Segment Open

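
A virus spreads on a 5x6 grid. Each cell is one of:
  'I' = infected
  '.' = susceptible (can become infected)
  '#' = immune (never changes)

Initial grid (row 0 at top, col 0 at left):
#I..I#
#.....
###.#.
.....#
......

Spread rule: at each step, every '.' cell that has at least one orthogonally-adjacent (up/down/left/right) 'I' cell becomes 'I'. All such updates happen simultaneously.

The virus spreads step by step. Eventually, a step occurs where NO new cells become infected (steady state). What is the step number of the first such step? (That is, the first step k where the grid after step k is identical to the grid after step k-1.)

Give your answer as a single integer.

Answer: 9

Derivation:
Step 0 (initial): 2 infected
Step 1: +4 new -> 6 infected
Step 2: +3 new -> 9 infected
Step 3: +2 new -> 11 infected
Step 4: +1 new -> 12 infected
Step 5: +3 new -> 15 infected
Step 6: +3 new -> 18 infected
Step 7: +3 new -> 21 infected
Step 8: +1 new -> 22 infected
Step 9: +0 new -> 22 infected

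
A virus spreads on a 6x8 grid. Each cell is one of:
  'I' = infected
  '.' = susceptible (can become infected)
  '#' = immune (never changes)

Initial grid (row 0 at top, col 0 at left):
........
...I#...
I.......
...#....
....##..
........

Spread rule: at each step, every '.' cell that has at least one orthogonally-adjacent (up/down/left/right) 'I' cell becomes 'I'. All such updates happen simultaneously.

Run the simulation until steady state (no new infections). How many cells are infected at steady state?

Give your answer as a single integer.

Answer: 44

Derivation:
Step 0 (initial): 2 infected
Step 1: +6 new -> 8 infected
Step 2: +8 new -> 16 infected
Step 3: +7 new -> 23 infected
Step 4: +6 new -> 29 infected
Step 5: +6 new -> 35 infected
Step 6: +4 new -> 39 infected
Step 7: +3 new -> 42 infected
Step 8: +2 new -> 44 infected
Step 9: +0 new -> 44 infected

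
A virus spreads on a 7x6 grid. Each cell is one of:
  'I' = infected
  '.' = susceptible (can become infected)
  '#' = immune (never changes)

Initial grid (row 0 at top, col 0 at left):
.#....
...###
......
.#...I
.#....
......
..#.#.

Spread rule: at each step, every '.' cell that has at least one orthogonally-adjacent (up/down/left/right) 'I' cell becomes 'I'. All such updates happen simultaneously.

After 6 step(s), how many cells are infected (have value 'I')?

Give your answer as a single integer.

Step 0 (initial): 1 infected
Step 1: +3 new -> 4 infected
Step 2: +4 new -> 8 infected
Step 3: +5 new -> 13 infected
Step 4: +3 new -> 16 infected
Step 5: +4 new -> 20 infected
Step 6: +4 new -> 24 infected

Answer: 24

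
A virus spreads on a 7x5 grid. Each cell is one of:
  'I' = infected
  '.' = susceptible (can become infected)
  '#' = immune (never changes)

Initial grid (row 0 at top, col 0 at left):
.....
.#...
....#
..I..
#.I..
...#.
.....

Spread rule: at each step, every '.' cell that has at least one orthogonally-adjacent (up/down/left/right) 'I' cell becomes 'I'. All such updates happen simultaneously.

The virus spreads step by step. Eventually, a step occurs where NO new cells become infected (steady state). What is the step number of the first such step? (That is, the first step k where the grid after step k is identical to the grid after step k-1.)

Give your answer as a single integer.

Step 0 (initial): 2 infected
Step 1: +6 new -> 8 infected
Step 2: +8 new -> 16 infected
Step 3: +7 new -> 23 infected
Step 4: +6 new -> 29 infected
Step 5: +2 new -> 31 infected
Step 6: +0 new -> 31 infected

Answer: 6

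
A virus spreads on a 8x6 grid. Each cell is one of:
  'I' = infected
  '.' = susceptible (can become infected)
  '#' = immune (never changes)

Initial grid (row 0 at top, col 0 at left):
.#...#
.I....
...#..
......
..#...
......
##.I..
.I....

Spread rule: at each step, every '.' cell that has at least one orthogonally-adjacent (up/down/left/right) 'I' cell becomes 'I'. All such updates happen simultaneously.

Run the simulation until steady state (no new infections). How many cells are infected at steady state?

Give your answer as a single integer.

Step 0 (initial): 3 infected
Step 1: +9 new -> 12 infected
Step 2: +11 new -> 23 infected
Step 3: +10 new -> 33 infected
Step 4: +7 new -> 40 infected
Step 5: +2 new -> 42 infected
Step 6: +0 new -> 42 infected

Answer: 42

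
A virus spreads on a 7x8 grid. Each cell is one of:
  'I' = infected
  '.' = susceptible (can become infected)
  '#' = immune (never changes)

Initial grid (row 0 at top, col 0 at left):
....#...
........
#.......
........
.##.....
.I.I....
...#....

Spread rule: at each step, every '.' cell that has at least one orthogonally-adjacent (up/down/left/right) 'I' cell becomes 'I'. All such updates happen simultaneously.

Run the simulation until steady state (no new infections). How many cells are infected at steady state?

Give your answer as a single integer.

Step 0 (initial): 2 infected
Step 1: +5 new -> 7 infected
Step 2: +7 new -> 14 infected
Step 3: +7 new -> 21 infected
Step 4: +8 new -> 29 infected
Step 5: +8 new -> 37 infected
Step 6: +5 new -> 42 infected
Step 7: +5 new -> 47 infected
Step 8: +3 new -> 50 infected
Step 9: +1 new -> 51 infected
Step 10: +0 new -> 51 infected

Answer: 51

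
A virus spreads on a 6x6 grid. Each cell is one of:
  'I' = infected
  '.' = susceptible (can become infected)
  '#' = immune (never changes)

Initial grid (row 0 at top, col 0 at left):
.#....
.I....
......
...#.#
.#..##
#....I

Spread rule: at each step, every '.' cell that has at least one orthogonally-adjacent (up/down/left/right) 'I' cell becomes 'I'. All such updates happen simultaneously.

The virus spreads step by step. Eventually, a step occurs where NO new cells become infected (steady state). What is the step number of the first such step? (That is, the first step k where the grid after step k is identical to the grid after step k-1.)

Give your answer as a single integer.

Step 0 (initial): 2 infected
Step 1: +4 new -> 6 infected
Step 2: +7 new -> 13 infected
Step 3: +7 new -> 20 infected
Step 4: +6 new -> 26 infected
Step 5: +3 new -> 29 infected
Step 6: +0 new -> 29 infected

Answer: 6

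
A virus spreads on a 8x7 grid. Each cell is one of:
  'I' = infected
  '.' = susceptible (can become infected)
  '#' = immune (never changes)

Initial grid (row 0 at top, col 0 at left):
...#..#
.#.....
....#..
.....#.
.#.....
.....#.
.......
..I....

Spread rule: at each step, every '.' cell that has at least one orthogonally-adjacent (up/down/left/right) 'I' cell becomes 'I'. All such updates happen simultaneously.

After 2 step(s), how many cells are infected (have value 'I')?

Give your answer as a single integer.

Step 0 (initial): 1 infected
Step 1: +3 new -> 4 infected
Step 2: +5 new -> 9 infected

Answer: 9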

Segment Closed

* _ACTION ITEM_
The complete listing must be printed again exactly as given.

* _SOLUTION FOR THIS PROBLEM_
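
A virus spreads on a 5x6 grid. Each cell is one of:
  'I' = infected
  '.' = susceptible (can become infected)
  '#' = immune (never changes)

Initial grid (row 0 at top, col 0 at left):
#I..I#
#.....
###.#.
.....#
......

Spread rule: at each step, every '.' cell that has at least one orthogonally-adjacent (up/down/left/right) 'I' cell becomes 'I'. All such updates happen simultaneously.

The virus spreads step by step. Eventually, a step occurs where NO new cells become infected (steady state). What is the step number of the first such step? (That is, the first step k where the grid after step k is identical to the grid after step k-1.)

Give your answer as a single integer.

Answer: 9

Derivation:
Step 0 (initial): 2 infected
Step 1: +4 new -> 6 infected
Step 2: +3 new -> 9 infected
Step 3: +2 new -> 11 infected
Step 4: +1 new -> 12 infected
Step 5: +3 new -> 15 infected
Step 6: +3 new -> 18 infected
Step 7: +3 new -> 21 infected
Step 8: +1 new -> 22 infected
Step 9: +0 new -> 22 infected

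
A virus spreads on a 6x8 grid. Each cell is one of:
  'I' = infected
  '.' = susceptible (can become infected)
  '#' = immune (never changes)

Initial grid (row 0 at top, col 0 at left):
........
...I#...
I.......
...#....
....##..
........

Spread rule: at each step, every '.' cell that has at least one orthogonally-adjacent (up/down/left/right) 'I' cell becomes 'I'. All such updates happen simultaneously.

Run the simulation until steady state (no new infections). How many cells are infected at steady state?

Give your answer as a single integer.

Answer: 44

Derivation:
Step 0 (initial): 2 infected
Step 1: +6 new -> 8 infected
Step 2: +8 new -> 16 infected
Step 3: +7 new -> 23 infected
Step 4: +6 new -> 29 infected
Step 5: +6 new -> 35 infected
Step 6: +4 new -> 39 infected
Step 7: +3 new -> 42 infected
Step 8: +2 new -> 44 infected
Step 9: +0 new -> 44 infected

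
A virus spreads on a 7x6 grid. Each cell is one of:
  'I' = infected
  '.' = susceptible (can become infected)
  '#' = immune (never changes)

Initial grid (row 0 at top, col 0 at left):
.#....
...###
......
.#...I
.#....
......
..#.#.

Spread rule: at each step, every '.' cell that has at least one orthogonally-adjacent (up/down/left/right) 'I' cell becomes 'I'. All such updates happen simultaneously.

After 6 step(s), how many cells are infected (have value 'I')?

Give your answer as a single integer.

Step 0 (initial): 1 infected
Step 1: +3 new -> 4 infected
Step 2: +4 new -> 8 infected
Step 3: +5 new -> 13 infected
Step 4: +3 new -> 16 infected
Step 5: +4 new -> 20 infected
Step 6: +4 new -> 24 infected

Answer: 24

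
A virus spreads on a 7x5 grid. Each cell is one of:
  'I' = infected
  '.' = susceptible (can become infected)
  '#' = immune (never changes)

Initial grid (row 0 at top, col 0 at left):
.....
.#...
....#
..I..
#.I..
...#.
.....

Spread rule: at each step, every '.' cell that has at least one orthogonally-adjacent (up/down/left/right) 'I' cell becomes 'I'. All such updates happen simultaneously.

The virus spreads step by step. Eventually, a step occurs where NO new cells become infected (steady state). What is the step number of the first such step? (That is, the first step k where the grid after step k is identical to the grid after step k-1.)

Give your answer as a single integer.

Step 0 (initial): 2 infected
Step 1: +6 new -> 8 infected
Step 2: +8 new -> 16 infected
Step 3: +7 new -> 23 infected
Step 4: +6 new -> 29 infected
Step 5: +2 new -> 31 infected
Step 6: +0 new -> 31 infected

Answer: 6

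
A virus spreads on a 8x6 grid. Each cell is one of:
  'I' = infected
  '.' = susceptible (can become infected)
  '#' = immune (never changes)

Initial grid (row 0 at top, col 0 at left):
.#...#
.I....
...#..
......
..#...
......
##.I..
.I....

Spread rule: at each step, every '.' cell that has at least one orthogonally-adjacent (up/down/left/right) 'I' cell becomes 'I'. All such updates happen simultaneously.

Run the simulation until steady state (no new infections). How many cells are infected at steady state?

Give your answer as a single integer.

Step 0 (initial): 3 infected
Step 1: +9 new -> 12 infected
Step 2: +11 new -> 23 infected
Step 3: +10 new -> 33 infected
Step 4: +7 new -> 40 infected
Step 5: +2 new -> 42 infected
Step 6: +0 new -> 42 infected

Answer: 42

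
A virus spreads on a 7x8 grid. Each cell is one of:
  'I' = infected
  '.' = susceptible (can become infected)
  '#' = immune (never changes)

Initial grid (row 0 at top, col 0 at left):
....#...
........
#.......
........
.##.....
.I.I....
...#....

Spread rule: at each step, every '.' cell that has at least one orthogonally-adjacent (up/down/left/right) 'I' cell becomes 'I'. All such updates happen simultaneously.

Run the simulation until steady state (no new infections). How many cells are infected at steady state?

Give your answer as a single integer.

Step 0 (initial): 2 infected
Step 1: +5 new -> 7 infected
Step 2: +7 new -> 14 infected
Step 3: +7 new -> 21 infected
Step 4: +8 new -> 29 infected
Step 5: +8 new -> 37 infected
Step 6: +5 new -> 42 infected
Step 7: +5 new -> 47 infected
Step 8: +3 new -> 50 infected
Step 9: +1 new -> 51 infected
Step 10: +0 new -> 51 infected

Answer: 51

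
A virus spreads on a 6x6 grid. Each cell is one of:
  'I' = infected
  '.' = susceptible (can become infected)
  '#' = immune (never changes)

Initial grid (row 0 at top, col 0 at left):
.#....
.I....
......
...#.#
.#..##
#....I

Spread rule: at each step, every '.' cell that has at least one orthogonally-adjacent (up/down/left/right) 'I' cell becomes 'I'. All such updates happen simultaneously.

The virus spreads step by step. Eventually, a step occurs where NO new cells become infected (steady state). What is the step number of the first such step? (That is, the first step k where the grid after step k is identical to the grid after step k-1.)

Give your answer as a single integer.

Step 0 (initial): 2 infected
Step 1: +4 new -> 6 infected
Step 2: +7 new -> 13 infected
Step 3: +7 new -> 20 infected
Step 4: +6 new -> 26 infected
Step 5: +3 new -> 29 infected
Step 6: +0 new -> 29 infected

Answer: 6

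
A virus spreads on a 8x7 grid. Each cell is one of:
  'I' = infected
  '.' = susceptible (can become infected)
  '#' = immune (never changes)

Initial grid (row 0 at top, col 0 at left):
...#..#
.#.....
....#..
.....#.
.#.....
.....#.
.......
..I....

Spread rule: at each step, every '.' cell that has at least one orthogonally-adjacent (up/down/left/right) 'I' cell becomes 'I'. All such updates happen simultaneously.

After 2 step(s), how many cells are infected (have value 'I')?

Give your answer as a single integer.

Step 0 (initial): 1 infected
Step 1: +3 new -> 4 infected
Step 2: +5 new -> 9 infected

Answer: 9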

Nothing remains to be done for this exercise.